### What you are asked to do
Locate, in the data below, the line that contains "connected with harvest)." and the line that contains "in an island))."; reproduce exactly those two lines and every line between them, nothing more.

#### Data under study

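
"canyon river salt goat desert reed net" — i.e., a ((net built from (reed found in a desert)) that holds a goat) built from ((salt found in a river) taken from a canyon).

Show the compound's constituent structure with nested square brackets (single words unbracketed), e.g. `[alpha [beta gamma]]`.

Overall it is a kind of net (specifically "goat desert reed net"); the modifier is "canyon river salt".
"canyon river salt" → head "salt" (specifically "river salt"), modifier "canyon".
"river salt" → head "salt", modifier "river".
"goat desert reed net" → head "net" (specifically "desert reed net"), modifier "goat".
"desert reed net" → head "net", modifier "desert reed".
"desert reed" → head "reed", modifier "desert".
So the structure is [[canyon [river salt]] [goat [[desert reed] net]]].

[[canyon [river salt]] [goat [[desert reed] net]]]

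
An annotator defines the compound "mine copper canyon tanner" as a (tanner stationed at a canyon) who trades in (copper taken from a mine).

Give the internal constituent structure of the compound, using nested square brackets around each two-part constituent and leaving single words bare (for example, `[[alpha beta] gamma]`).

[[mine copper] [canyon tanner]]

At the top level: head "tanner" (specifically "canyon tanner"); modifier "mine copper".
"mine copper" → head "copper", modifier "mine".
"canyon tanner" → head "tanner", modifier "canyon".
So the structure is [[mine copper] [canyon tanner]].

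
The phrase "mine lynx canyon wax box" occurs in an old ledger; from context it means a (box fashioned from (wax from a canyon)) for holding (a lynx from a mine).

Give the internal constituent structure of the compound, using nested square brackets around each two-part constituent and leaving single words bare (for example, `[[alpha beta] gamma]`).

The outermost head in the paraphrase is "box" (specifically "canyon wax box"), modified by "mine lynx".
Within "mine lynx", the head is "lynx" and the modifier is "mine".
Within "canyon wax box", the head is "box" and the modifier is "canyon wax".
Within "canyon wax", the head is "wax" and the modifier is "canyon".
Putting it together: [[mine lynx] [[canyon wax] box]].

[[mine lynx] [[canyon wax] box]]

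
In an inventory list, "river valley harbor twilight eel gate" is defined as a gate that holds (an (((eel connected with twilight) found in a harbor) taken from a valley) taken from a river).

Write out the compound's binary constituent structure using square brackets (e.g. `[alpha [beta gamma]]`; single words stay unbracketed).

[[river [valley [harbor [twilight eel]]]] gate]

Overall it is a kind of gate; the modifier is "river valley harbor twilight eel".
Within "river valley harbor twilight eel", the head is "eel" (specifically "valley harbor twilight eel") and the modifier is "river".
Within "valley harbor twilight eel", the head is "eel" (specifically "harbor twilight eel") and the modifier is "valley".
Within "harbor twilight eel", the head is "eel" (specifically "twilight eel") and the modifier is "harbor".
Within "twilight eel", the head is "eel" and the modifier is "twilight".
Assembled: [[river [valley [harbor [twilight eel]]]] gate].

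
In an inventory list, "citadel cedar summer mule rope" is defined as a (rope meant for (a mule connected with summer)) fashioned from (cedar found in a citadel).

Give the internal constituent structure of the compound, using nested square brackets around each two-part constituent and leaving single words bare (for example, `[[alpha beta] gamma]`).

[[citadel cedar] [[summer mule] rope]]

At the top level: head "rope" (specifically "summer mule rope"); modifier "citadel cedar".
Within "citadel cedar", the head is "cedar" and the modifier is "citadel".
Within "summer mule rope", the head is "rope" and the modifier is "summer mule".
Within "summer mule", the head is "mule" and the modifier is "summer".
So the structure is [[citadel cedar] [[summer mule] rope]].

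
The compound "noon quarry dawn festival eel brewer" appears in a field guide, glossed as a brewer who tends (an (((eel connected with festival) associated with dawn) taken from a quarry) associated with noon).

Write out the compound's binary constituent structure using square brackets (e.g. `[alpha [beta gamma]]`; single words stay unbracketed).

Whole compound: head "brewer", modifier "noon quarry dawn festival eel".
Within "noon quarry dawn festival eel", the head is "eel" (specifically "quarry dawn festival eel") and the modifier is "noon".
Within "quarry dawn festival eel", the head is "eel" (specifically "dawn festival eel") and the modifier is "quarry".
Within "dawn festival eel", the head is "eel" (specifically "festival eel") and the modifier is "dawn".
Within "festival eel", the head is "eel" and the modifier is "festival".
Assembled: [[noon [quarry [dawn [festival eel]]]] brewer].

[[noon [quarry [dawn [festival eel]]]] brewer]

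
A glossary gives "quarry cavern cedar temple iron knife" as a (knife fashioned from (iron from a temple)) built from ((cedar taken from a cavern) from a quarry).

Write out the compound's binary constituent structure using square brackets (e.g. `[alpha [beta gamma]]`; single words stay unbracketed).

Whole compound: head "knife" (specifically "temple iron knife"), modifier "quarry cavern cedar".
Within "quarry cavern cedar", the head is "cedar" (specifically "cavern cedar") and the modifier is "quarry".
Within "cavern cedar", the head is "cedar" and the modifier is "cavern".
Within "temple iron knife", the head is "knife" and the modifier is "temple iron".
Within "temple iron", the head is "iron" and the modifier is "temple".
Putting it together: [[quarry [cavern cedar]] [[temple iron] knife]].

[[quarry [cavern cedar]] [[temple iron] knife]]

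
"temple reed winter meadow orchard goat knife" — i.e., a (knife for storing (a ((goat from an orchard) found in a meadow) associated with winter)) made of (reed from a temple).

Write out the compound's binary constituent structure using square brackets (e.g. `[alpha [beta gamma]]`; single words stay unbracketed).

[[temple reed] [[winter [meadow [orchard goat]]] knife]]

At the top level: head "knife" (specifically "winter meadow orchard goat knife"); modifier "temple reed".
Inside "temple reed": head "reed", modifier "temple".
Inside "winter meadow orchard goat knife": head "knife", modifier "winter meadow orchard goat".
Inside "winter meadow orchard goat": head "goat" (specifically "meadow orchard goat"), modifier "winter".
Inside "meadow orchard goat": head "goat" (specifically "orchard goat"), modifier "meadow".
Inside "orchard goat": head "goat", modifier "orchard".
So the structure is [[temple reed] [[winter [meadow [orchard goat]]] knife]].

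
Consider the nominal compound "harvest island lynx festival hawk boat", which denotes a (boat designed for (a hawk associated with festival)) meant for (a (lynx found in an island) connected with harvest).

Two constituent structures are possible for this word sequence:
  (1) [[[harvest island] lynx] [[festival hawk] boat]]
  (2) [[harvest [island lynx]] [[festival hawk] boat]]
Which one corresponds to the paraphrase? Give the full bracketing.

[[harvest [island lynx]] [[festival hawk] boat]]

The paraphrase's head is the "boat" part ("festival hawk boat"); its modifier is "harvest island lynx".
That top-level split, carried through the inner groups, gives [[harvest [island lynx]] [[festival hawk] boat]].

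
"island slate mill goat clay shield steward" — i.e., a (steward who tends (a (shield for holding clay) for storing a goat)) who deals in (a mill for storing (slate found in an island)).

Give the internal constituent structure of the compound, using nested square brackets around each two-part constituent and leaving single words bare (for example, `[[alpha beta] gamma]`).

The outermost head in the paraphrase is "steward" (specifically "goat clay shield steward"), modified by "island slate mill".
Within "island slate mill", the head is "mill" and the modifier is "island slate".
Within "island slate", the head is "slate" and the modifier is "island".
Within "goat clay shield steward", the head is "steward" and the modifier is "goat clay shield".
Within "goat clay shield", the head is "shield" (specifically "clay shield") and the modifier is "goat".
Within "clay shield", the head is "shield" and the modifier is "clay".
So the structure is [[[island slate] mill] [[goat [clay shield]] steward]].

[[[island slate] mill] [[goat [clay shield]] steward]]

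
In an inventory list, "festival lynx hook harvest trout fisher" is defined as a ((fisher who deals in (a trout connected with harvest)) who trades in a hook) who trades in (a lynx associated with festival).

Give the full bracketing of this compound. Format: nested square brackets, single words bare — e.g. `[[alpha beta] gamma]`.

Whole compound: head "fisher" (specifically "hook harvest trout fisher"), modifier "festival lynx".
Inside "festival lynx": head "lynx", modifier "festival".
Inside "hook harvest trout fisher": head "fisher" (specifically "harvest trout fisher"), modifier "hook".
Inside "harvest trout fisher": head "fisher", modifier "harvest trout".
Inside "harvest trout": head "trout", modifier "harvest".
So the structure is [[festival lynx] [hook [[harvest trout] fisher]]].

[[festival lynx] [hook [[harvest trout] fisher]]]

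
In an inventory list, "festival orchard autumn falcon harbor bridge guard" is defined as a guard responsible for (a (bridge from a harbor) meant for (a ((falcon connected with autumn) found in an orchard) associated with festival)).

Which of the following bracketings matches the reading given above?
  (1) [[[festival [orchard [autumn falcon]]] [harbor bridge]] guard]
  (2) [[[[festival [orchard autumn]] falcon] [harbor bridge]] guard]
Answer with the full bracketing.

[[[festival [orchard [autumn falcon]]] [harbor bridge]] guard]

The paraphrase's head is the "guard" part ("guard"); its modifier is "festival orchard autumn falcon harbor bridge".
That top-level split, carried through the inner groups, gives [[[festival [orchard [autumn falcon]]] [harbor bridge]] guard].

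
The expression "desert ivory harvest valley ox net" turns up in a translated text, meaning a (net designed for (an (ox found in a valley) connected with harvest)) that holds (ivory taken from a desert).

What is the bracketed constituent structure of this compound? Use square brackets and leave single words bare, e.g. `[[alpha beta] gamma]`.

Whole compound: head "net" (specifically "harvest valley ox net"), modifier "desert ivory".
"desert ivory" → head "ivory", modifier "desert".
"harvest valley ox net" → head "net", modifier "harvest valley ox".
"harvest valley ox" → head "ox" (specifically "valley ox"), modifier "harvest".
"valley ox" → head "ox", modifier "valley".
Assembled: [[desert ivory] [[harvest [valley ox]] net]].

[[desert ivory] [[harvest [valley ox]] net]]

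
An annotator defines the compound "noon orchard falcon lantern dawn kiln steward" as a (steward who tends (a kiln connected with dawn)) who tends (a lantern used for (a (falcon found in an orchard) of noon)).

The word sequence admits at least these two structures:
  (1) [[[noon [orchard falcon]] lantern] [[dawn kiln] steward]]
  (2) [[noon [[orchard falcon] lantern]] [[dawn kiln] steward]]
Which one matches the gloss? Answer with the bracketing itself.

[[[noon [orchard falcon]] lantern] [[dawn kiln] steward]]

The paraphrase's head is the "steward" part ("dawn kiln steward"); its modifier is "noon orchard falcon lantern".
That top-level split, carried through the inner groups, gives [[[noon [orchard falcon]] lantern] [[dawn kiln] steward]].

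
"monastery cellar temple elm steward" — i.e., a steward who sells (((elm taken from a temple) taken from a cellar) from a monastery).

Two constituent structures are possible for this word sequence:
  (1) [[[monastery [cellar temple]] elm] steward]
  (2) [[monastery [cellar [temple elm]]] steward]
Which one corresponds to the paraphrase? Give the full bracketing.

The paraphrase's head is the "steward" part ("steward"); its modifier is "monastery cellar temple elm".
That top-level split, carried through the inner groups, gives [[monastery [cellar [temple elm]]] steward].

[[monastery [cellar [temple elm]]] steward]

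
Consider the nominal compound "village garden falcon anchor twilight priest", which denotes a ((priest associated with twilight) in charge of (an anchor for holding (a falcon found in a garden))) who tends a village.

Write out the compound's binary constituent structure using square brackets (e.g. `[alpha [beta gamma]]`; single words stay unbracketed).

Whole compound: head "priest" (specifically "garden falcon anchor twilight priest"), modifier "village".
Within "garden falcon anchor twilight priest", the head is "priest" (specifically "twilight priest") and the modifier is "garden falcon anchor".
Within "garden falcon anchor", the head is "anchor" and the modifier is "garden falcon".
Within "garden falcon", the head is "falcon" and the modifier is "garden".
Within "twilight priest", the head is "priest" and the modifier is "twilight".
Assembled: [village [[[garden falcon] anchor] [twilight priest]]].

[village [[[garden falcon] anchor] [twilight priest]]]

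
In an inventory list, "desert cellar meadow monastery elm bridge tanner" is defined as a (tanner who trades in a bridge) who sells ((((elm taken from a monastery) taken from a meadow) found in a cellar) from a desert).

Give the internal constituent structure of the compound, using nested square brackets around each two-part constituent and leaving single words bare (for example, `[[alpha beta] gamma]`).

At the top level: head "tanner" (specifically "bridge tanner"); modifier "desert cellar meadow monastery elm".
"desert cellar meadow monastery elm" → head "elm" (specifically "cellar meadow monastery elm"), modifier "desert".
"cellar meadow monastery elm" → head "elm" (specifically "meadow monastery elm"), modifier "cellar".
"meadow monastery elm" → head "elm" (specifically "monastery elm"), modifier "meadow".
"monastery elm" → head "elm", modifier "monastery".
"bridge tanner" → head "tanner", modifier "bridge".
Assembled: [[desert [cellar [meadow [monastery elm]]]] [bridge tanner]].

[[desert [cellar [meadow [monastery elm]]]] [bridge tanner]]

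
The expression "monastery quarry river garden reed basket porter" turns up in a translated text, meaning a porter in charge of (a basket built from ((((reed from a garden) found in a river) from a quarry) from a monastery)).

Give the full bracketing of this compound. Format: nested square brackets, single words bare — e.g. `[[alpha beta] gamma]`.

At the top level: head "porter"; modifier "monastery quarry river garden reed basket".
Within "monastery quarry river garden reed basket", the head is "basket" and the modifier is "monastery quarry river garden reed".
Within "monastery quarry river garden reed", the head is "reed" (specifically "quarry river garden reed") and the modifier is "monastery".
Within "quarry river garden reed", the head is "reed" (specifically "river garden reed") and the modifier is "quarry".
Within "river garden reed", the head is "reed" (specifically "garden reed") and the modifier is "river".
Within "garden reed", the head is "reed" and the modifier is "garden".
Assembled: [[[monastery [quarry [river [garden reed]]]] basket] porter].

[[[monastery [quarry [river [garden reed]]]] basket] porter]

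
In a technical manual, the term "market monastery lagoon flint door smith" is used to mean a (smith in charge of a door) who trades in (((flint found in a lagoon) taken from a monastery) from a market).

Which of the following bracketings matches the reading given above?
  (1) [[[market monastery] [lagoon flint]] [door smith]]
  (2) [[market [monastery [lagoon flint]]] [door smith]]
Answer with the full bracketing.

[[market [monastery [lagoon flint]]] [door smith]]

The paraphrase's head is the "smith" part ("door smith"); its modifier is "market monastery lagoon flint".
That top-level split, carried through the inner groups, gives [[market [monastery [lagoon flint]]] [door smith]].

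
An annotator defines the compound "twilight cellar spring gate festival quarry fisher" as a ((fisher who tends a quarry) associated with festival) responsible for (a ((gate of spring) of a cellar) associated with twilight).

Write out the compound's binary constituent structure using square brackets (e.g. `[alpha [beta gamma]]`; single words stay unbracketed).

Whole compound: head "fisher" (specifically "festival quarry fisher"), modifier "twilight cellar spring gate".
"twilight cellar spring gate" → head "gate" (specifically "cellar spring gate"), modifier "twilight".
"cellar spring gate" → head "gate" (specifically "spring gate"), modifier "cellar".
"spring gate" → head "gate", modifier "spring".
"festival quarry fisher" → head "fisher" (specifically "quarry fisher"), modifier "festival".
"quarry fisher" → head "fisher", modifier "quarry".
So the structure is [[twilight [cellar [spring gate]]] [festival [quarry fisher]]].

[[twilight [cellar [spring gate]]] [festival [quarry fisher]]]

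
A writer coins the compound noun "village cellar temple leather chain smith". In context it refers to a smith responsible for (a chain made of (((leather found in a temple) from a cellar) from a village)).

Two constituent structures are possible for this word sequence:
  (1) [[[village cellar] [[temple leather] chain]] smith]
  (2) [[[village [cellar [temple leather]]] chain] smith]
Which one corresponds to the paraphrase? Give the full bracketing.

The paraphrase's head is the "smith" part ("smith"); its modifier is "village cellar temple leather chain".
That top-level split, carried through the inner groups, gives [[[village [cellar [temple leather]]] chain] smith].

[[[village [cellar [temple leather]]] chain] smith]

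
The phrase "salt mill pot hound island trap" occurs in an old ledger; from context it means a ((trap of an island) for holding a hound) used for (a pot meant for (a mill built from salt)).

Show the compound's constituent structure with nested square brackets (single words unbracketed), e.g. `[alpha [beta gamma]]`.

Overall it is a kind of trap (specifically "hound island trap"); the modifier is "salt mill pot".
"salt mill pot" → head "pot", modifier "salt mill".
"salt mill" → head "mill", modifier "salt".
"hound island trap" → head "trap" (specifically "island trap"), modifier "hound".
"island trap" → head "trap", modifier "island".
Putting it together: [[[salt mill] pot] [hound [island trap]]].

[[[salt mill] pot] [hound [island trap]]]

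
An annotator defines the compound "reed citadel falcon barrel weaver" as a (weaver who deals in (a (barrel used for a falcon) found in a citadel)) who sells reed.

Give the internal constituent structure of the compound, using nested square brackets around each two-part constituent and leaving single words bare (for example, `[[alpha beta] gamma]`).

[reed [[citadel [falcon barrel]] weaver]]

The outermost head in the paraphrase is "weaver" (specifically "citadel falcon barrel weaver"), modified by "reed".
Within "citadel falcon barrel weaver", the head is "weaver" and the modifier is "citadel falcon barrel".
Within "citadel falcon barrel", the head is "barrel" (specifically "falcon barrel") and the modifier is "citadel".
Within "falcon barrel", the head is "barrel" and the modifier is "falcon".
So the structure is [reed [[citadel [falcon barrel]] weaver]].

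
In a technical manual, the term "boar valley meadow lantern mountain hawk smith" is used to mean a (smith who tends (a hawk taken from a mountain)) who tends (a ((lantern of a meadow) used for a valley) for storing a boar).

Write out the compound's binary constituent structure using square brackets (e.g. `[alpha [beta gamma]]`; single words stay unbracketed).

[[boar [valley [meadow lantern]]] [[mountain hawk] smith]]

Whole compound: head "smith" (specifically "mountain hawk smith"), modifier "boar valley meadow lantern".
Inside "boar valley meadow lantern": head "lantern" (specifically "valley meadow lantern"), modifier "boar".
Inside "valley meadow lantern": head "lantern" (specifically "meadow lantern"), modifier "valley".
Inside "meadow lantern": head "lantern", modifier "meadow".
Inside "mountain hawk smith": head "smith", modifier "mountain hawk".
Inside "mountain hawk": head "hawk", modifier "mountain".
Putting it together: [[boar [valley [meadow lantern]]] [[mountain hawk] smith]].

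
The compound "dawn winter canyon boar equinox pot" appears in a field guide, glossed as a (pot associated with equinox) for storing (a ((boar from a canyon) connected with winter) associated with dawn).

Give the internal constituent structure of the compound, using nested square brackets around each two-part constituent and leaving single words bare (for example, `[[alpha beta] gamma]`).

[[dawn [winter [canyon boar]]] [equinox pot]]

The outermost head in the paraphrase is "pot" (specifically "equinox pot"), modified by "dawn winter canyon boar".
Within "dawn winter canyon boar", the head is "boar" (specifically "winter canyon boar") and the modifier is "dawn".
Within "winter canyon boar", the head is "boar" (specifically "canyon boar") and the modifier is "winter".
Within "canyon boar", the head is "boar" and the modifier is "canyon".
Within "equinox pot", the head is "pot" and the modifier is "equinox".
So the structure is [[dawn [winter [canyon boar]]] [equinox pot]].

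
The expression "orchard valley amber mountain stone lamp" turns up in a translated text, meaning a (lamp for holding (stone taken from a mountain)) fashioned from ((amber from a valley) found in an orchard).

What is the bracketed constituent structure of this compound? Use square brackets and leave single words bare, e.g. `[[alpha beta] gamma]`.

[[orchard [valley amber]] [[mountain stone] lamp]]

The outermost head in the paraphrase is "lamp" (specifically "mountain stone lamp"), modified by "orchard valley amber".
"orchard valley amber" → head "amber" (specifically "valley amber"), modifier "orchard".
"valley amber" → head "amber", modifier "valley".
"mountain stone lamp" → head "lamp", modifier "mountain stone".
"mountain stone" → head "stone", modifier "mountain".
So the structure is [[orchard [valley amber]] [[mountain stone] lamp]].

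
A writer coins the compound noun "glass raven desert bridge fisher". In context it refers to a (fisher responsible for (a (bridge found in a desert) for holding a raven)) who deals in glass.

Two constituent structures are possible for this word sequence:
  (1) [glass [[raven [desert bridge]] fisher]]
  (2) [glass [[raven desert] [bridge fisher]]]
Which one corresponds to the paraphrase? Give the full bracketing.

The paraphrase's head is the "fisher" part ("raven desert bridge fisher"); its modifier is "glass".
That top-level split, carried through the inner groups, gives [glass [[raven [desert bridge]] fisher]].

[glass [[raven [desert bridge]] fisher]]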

########

### Solution
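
Consider the nominal compound "harvest island lynx festival hawk boat", which denotes a (boat designed for (a hawk associated with festival)) meant for (a (lynx found in an island) connected with harvest).

Two constituent structures are possible for this word sequence:
  (1) [[[harvest island] lynx] [[festival hawk] boat]]
  (2) [[harvest [island lynx]] [[festival hawk] boat]]
Which one corresponds to the paraphrase? Give the full bracketing.

[[harvest [island lynx]] [[festival hawk] boat]]

The paraphrase's head is the "boat" part ("festival hawk boat"); its modifier is "harvest island lynx".
That top-level split, carried through the inner groups, gives [[harvest [island lynx]] [[festival hawk] boat]].

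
"island slate mill goat clay shield steward" — i.e., a (steward who tends (a (shield for holding clay) for storing a goat)) who deals in (a mill for storing (slate found in an island)).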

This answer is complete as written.